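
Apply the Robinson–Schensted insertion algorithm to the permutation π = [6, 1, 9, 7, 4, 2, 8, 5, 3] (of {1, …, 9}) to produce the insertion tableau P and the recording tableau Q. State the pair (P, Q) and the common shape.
P = [1, 2, 3] / [4, 5, 8] / [6, 7] / [9];  Q = [1, 3, 7] / [2, 4, 8] / [5, 9] / [6];  common shape = (3, 3, 2, 1)

Row-insert the values π_1, π_2, … into P one at a time, bumping the leftmost entry strictly greater than the inserted value down to the next row. The recording tableau Q records, in position (i, j), the step at which that cell was added to P.
  Insert 6 (step 1): P = [6];  Q = [1]
  Insert 1 (step 2): P = [1] / [6];  Q = [1] / [2]
  Insert 9 (step 3): P = [1, 9] / [6];  Q = [1, 3] / [2]
  Insert 7 (step 4): P = [1, 7] / [6, 9];  Q = [1, 3] / [2, 4]
  Insert 4 (step 5): P = [1, 4] / [6, 7] / [9];  Q = [1, 3] / [2, 4] / [5]
  Insert 2 (step 6): P = [1, 2] / [4, 7] / [6] / [9];  Q = [1, 3] / [2, 4] / [5] / [6]
  Insert 8 (step 7): P = [1, 2, 8] / [4, 7] / [6] / [9];  Q = [1, 3, 7] / [2, 4] / [5] / [6]
  Insert 5 (step 8): P = [1, 2, 5] / [4, 7, 8] / [6] / [9];  Q = [1, 3, 7] / [2, 4, 8] / [5] / [6]
  Insert 3 (step 9): P = [1, 2, 3] / [4, 5, 8] / [6, 7] / [9];  Q = [1, 3, 7] / [2, 4, 8] / [5, 9] / [6]
Final shape: (3, 3, 2, 1).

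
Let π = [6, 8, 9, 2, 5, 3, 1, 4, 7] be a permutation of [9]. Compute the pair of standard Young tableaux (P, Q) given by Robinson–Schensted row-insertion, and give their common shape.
P = [1, 3, 4, 7] / [2, 8, 9] / [5] / [6];  Q = [1, 2, 3, 9] / [4, 5, 8] / [6] / [7];  common shape = (4, 3, 1, 1)

Row-insert the values π_1, π_2, … into P one at a time, bumping the leftmost entry strictly greater than the inserted value down to the next row. The recording tableau Q records, in position (i, j), the step at which that cell was added to P.
  Insert 6 (step 1): P = [6];  Q = [1]
  Insert 8 (step 2): P = [6, 8];  Q = [1, 2]
  Insert 9 (step 3): P = [6, 8, 9];  Q = [1, 2, 3]
  Insert 2 (step 4): P = [2, 8, 9] / [6];  Q = [1, 2, 3] / [4]
  Insert 5 (step 5): P = [2, 5, 9] / [6, 8];  Q = [1, 2, 3] / [4, 5]
  Insert 3 (step 6): P = [2, 3, 9] / [5, 8] / [6];  Q = [1, 2, 3] / [4, 5] / [6]
  Insert 1 (step 7): P = [1, 3, 9] / [2, 8] / [5] / [6];  Q = [1, 2, 3] / [4, 5] / [6] / [7]
  Insert 4 (step 8): P = [1, 3, 4] / [2, 8, 9] / [5] / [6];  Q = [1, 2, 3] / [4, 5, 8] / [6] / [7]
  Insert 7 (step 9): P = [1, 3, 4, 7] / [2, 8, 9] / [5] / [6];  Q = [1, 2, 3, 9] / [4, 5, 8] / [6] / [7]
Final shape: (4, 3, 1, 1).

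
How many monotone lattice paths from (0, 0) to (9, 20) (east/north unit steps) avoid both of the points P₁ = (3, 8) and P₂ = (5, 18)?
Number of paths = 6610560

Inclusion–exclusion. Total paths: C(29, 9) = 10015005. Through P₁: C(11, 3)·C(18, 6) = 3063060. Through P₂: C(23, 5)·C(6, 4) = 504735. Since P₁ is strictly southwest of P₂, a monotone path through both must visit P₁ then P₂; paths through both = C(11, 3)·C(12, 2)·C(6, 4) = 163350. Avoid both = 10015005 − 3063060 − 504735 + 163350 = 6610560.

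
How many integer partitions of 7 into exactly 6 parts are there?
p(7, 6 parts) = 1

Partitions of n into exactly k parts ↔ partitions of n − k into at most k parts (subtract 1 from each part). For n = 7, k = 6, the partitions are: 2+1+1+1+1+1. Count = 1.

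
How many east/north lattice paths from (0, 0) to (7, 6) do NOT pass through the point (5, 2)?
Number of paths = 1401

Total paths from (0, 0) to (7, 6): C(13, 7) = 1716. Paths through (5, 2): (paths (0, 0) → (5, 2)) × (paths (5, 2) → (7, 6)) = C(7, 5) · C(6, 2) = 21 · 15 = 315. Avoidance count = 1716 − 315 = 1401.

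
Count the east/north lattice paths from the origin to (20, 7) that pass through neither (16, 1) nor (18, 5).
Number of paths = 684096

Inclusion–exclusion. Total paths: C(27, 20) = 888030. Through P₁: C(17, 16)·C(10, 4) = 3570. Through P₂: C(23, 18)·C(4, 2) = 201894. Since P₁ is strictly southwest of P₂, a monotone path through both must visit P₁ then P₂; paths through both = C(17, 16)·C(6, 2)·C(4, 2) = 1530. Avoid both = 888030 − 3570 − 201894 + 1530 = 684096.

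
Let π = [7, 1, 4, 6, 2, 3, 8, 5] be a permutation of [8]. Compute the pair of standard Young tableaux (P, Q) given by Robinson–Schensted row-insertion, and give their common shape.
P = [1, 2, 3, 5] / [4, 6, 8] / [7];  Q = [1, 3, 4, 7] / [2, 6, 8] / [5];  common shape = (4, 3, 1)

Row-insert the values π_1, π_2, … into P one at a time, bumping the leftmost entry strictly greater than the inserted value down to the next row. The recording tableau Q records, in position (i, j), the step at which that cell was added to P.
  Insert 7 (step 1): P = [7];  Q = [1]
  Insert 1 (step 2): P = [1] / [7];  Q = [1] / [2]
  Insert 4 (step 3): P = [1, 4] / [7];  Q = [1, 3] / [2]
  Insert 6 (step 4): P = [1, 4, 6] / [7];  Q = [1, 3, 4] / [2]
  Insert 2 (step 5): P = [1, 2, 6] / [4] / [7];  Q = [1, 3, 4] / [2] / [5]
  Insert 3 (step 6): P = [1, 2, 3] / [4, 6] / [7];  Q = [1, 3, 4] / [2, 6] / [5]
  Insert 8 (step 7): P = [1, 2, 3, 8] / [4, 6] / [7];  Q = [1, 3, 4, 7] / [2, 6] / [5]
  Insert 5 (step 8): P = [1, 2, 3, 5] / [4, 6, 8] / [7];  Q = [1, 3, 4, 7] / [2, 6, 8] / [5]
Final shape: (4, 3, 1).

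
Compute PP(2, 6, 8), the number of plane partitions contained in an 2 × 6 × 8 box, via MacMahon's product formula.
PP(2, 6, 8) = 2147145

Evaluate the triple product over i = 1..2, j = 1..6, k = 1..8. The factors are (2/1) · (3/2) · (4/3) · (5/4) · (6/5) · (7/6) · (8/7) · (9/8) · … (96 factors total). The numerators and denominators telescope so the product is an integer; carrying out the multiplication exactly gives PP(2, 6, 8) = 2147145.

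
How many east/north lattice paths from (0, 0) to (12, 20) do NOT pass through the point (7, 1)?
Number of paths = 225452808

Total paths from (0, 0) to (12, 20): C(32, 12) = 225792840. Paths through (7, 1): (paths (0, 0) → (7, 1)) × (paths (7, 1) → (12, 20)) = C(8, 7) · C(24, 5) = 8 · 42504 = 340032. Avoidance count = 225792840 − 340032 = 225452808.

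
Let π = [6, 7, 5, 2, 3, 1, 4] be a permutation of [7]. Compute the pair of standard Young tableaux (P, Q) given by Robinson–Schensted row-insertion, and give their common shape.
P = [1, 3, 4] / [2, 7] / [5] / [6];  Q = [1, 2, 7] / [3, 5] / [4] / [6];  common shape = (3, 2, 1, 1)

Row-insert the values π_1, π_2, … into P one at a time, bumping the leftmost entry strictly greater than the inserted value down to the next row. The recording tableau Q records, in position (i, j), the step at which that cell was added to P.
  Insert 6 (step 1): P = [6];  Q = [1]
  Insert 7 (step 2): P = [6, 7];  Q = [1, 2]
  Insert 5 (step 3): P = [5, 7] / [6];  Q = [1, 2] / [3]
  Insert 2 (step 4): P = [2, 7] / [5] / [6];  Q = [1, 2] / [3] / [4]
  Insert 3 (step 5): P = [2, 3] / [5, 7] / [6];  Q = [1, 2] / [3, 5] / [4]
  Insert 1 (step 6): P = [1, 3] / [2, 7] / [5] / [6];  Q = [1, 2] / [3, 5] / [4] / [6]
  Insert 4 (step 7): P = [1, 3, 4] / [2, 7] / [5] / [6];  Q = [1, 2, 7] / [3, 5] / [4] / [6]
Final shape: (3, 2, 1, 1).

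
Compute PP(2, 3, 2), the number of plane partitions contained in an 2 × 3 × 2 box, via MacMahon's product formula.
PP(2, 3, 2) = 50

Evaluate the triple product over i = 1..2, j = 1..3, k = 1..2. The factors are (2/1) · (3/2) · (3/2) · (4/3) · (4/3) · (5/4) · (3/2) · (4/3) · … (12 factors total). The numerators and denominators telescope so the product is an integer; carrying out the multiplication exactly gives PP(2, 3, 2) = 50.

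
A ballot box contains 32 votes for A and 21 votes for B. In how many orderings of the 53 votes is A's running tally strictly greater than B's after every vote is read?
Strict-lead orderings = 65997186039785

Total orderings of the 53 votes with 32 for A: C(53, 32) = 317986441828055. By the Bertrand ballot formula (Cycle Lemma / reflection principle), the number of orderings in which A is strictly ahead of B throughout is (p − q)/(p + q) · C(p + q, p) = (32 − 21)/(32 + 21) · 317986441828055 = 65997186039785.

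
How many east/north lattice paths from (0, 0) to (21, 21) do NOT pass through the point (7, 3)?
Number of paths = 481685602440

Total paths from (0, 0) to (21, 21): C(42, 21) = 538257874440. Paths through (7, 3): (paths (0, 0) → (7, 3)) × (paths (7, 3) → (21, 21)) = C(10, 7) · C(32, 14) = 120 · 471435600 = 56572272000. Avoidance count = 538257874440 − 56572272000 = 481685602440.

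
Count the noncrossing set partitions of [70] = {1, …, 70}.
C_70 = 1321422108420282270489942177190229544600

These noncrossing partitions are counted by the Catalan number C_n = (1/(n + 1)) · C(2n, n). For n = 70: C_70 = (1/71) · C(140, 70) = 93820969697840041204785894580506297666600/71 = 1321422108420282270489942177190229544600.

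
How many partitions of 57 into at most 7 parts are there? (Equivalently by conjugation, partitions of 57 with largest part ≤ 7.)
p(57, parts ≤ 7) = 34082

Use the recurrence p(n, m) = p(n, m−1) + p(n−m, m): either the largest part is < m (count p(n, m−1)) or the largest part is exactly m (remove one copy of m, count p(n−m, m)). With p(0, ·) = 1 this gives p(57, parts ≤ 7) = 34082. (By conjugating Young diagrams, this also counts partitions of 57 into at most 7 parts.)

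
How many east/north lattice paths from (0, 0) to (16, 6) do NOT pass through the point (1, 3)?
Number of paths = 71349

Total paths from (0, 0) to (16, 6): C(22, 16) = 74613. Paths through (1, 3): (paths (0, 0) → (1, 3)) × (paths (1, 3) → (16, 6)) = C(4, 1) · C(18, 15) = 4 · 816 = 3264. Avoidance count = 74613 − 3264 = 71349.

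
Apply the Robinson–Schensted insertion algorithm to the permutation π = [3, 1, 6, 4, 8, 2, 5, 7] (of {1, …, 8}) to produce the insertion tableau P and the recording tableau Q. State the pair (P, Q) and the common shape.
P = [1, 2, 5, 7] / [3, 4, 8] / [6];  Q = [1, 3, 5, 8] / [2, 4, 7] / [6];  common shape = (4, 3, 1)

Row-insert the values π_1, π_2, … into P one at a time, bumping the leftmost entry strictly greater than the inserted value down to the next row. The recording tableau Q records, in position (i, j), the step at which that cell was added to P.
  Insert 3 (step 1): P = [3];  Q = [1]
  Insert 1 (step 2): P = [1] / [3];  Q = [1] / [2]
  Insert 6 (step 3): P = [1, 6] / [3];  Q = [1, 3] / [2]
  Insert 4 (step 4): P = [1, 4] / [3, 6];  Q = [1, 3] / [2, 4]
  Insert 8 (step 5): P = [1, 4, 8] / [3, 6];  Q = [1, 3, 5] / [2, 4]
  Insert 2 (step 6): P = [1, 2, 8] / [3, 4] / [6];  Q = [1, 3, 5] / [2, 4] / [6]
  Insert 5 (step 7): P = [1, 2, 5] / [3, 4, 8] / [6];  Q = [1, 3, 5] / [2, 4, 7] / [6]
  Insert 7 (step 8): P = [1, 2, 5, 7] / [3, 4, 8] / [6];  Q = [1, 3, 5, 8] / [2, 4, 7] / [6]
Final shape: (4, 3, 1).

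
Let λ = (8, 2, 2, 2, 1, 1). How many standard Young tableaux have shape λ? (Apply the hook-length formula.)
# SYT of shape (8, 2, 2, 2, 1, 1) = 155232

Hook-length formula: f^λ = n! / Π hook(c), product over all cells c of the Young diagram. For λ = (8, 2, 2, 2, 1, 1), n = 16 boxes. Hook lengths by row (left-to-right, top-to-bottom): [13, 10, 6, 5, 4, 3, 2, 1]; [6, 3]; [5, 2]; [4, 1]; [2]; [1]. Product of hooks = 134784000. So f^λ = 16! / 134784000 = 20922789888000 / 134784000 = 155232.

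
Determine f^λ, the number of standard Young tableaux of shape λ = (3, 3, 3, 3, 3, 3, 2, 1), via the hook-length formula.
# SYT of shape (3, 3, 3, 3, 3, 3, 2, 1) = 7759752

Hook-length formula: f^λ = n! / Π hook(c), product over all cells c of the Young diagram. For λ = (3, 3, 3, 3, 3, 3, 2, 1), n = 21 boxes. Hook lengths by row (left-to-right, top-to-bottom): [10, 8, 6]; [9, 7, 5]; [8, 6, 4]; [7, 5, 3]; [6, 4, 2]; [5, 3, 1]; [3, 1]; [1]. Product of hooks = 6584094720000. So f^λ = 21! / 6584094720000 = 51090942171709440000 / 6584094720000 = 7759752.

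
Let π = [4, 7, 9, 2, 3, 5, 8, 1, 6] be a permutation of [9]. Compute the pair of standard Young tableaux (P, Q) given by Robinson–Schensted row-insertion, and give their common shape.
P = [1, 3, 5, 6] / [2, 7, 8] / [4, 9];  Q = [1, 2, 3, 7] / [4, 5, 6] / [8, 9];  common shape = (4, 3, 2)

Row-insert the values π_1, π_2, … into P one at a time, bumping the leftmost entry strictly greater than the inserted value down to the next row. The recording tableau Q records, in position (i, j), the step at which that cell was added to P.
  Insert 4 (step 1): P = [4];  Q = [1]
  Insert 7 (step 2): P = [4, 7];  Q = [1, 2]
  Insert 9 (step 3): P = [4, 7, 9];  Q = [1, 2, 3]
  Insert 2 (step 4): P = [2, 7, 9] / [4];  Q = [1, 2, 3] / [4]
  Insert 3 (step 5): P = [2, 3, 9] / [4, 7];  Q = [1, 2, 3] / [4, 5]
  Insert 5 (step 6): P = [2, 3, 5] / [4, 7, 9];  Q = [1, 2, 3] / [4, 5, 6]
  Insert 8 (step 7): P = [2, 3, 5, 8] / [4, 7, 9];  Q = [1, 2, 3, 7] / [4, 5, 6]
  Insert 1 (step 8): P = [1, 3, 5, 8] / [2, 7, 9] / [4];  Q = [1, 2, 3, 7] / [4, 5, 6] / [8]
  Insert 6 (step 9): P = [1, 3, 5, 6] / [2, 7, 8] / [4, 9];  Q = [1, 2, 3, 7] / [4, 5, 6] / [8, 9]
Final shape: (4, 3, 2).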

__Exercise directions__: Take the line with "8, 1, 6] be" and every line after it in the data, and please reproduce them exactly, leaving out all other lines.

__Output of the task__:
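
Let π = [4, 7, 9, 2, 3, 5, 8, 1, 6] be a permutation of [9]. Compute the pair of standard Young tableaux (P, Q) given by Robinson–Schensted row-insertion, and give their common shape.
P = [1, 3, 5, 6] / [2, 7, 8] / [4, 9];  Q = [1, 2, 3, 7] / [4, 5, 6] / [8, 9];  common shape = (4, 3, 2)

Row-insert the values π_1, π_2, … into P one at a time, bumping the leftmost entry strictly greater than the inserted value down to the next row. The recording tableau Q records, in position (i, j), the step at which that cell was added to P.
  Insert 4 (step 1): P = [4];  Q = [1]
  Insert 7 (step 2): P = [4, 7];  Q = [1, 2]
  Insert 9 (step 3): P = [4, 7, 9];  Q = [1, 2, 3]
  Insert 2 (step 4): P = [2, 7, 9] / [4];  Q = [1, 2, 3] / [4]
  Insert 3 (step 5): P = [2, 3, 9] / [4, 7];  Q = [1, 2, 3] / [4, 5]
  Insert 5 (step 6): P = [2, 3, 5] / [4, 7, 9];  Q = [1, 2, 3] / [4, 5, 6]
  Insert 8 (step 7): P = [2, 3, 5, 8] / [4, 7, 9];  Q = [1, 2, 3, 7] / [4, 5, 6]
  Insert 1 (step 8): P = [1, 3, 5, 8] / [2, 7, 9] / [4];  Q = [1, 2, 3, 7] / [4, 5, 6] / [8]
  Insert 6 (step 9): P = [1, 3, 5, 6] / [2, 7, 8] / [4, 9];  Q = [1, 2, 3, 7] / [4, 5, 6] / [8, 9]
Final shape: (4, 3, 2).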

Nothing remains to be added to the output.